Given records Start Marker
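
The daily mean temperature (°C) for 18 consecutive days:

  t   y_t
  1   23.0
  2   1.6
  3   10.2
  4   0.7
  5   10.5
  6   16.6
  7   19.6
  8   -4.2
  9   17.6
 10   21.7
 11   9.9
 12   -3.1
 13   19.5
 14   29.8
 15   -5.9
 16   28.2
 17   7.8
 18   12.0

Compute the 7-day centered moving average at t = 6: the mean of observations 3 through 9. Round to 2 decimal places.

10.14

Sum of periods 3–9: 10.2 + 0.7 + 10.5 + 16.6 + 19.6 + (-4.2) + 17.6 = 71.0
Divide by 7: 71.0 / 7 = 10.14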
Given records End Marker
Print the whole listing once more, exactly as it stands.

◆ Solution to the problem:
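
The daily mean temperature (°C) for 18 consecutive days:

  t   y_t
  1   23.0
  2   1.6
  3   10.2
  4   0.7
  5   10.5
  6   16.6
  7   19.6
  8   -4.2
  9   17.6
 10   21.7
 11   9.9
 12   -3.1
 13   19.5
 14   29.8
 15   -5.9
 16   28.2
 17   7.8
 18   12.0

Compute the 7-day centered moving average at t = 6: the mean of observations 3 through 9. Round to 2 decimal places.

10.14

Sum of periods 3–9: 10.2 + 0.7 + 10.5 + 16.6 + 19.6 + (-4.2) + 17.6 = 71.0
Divide by 7: 71.0 / 7 = 10.14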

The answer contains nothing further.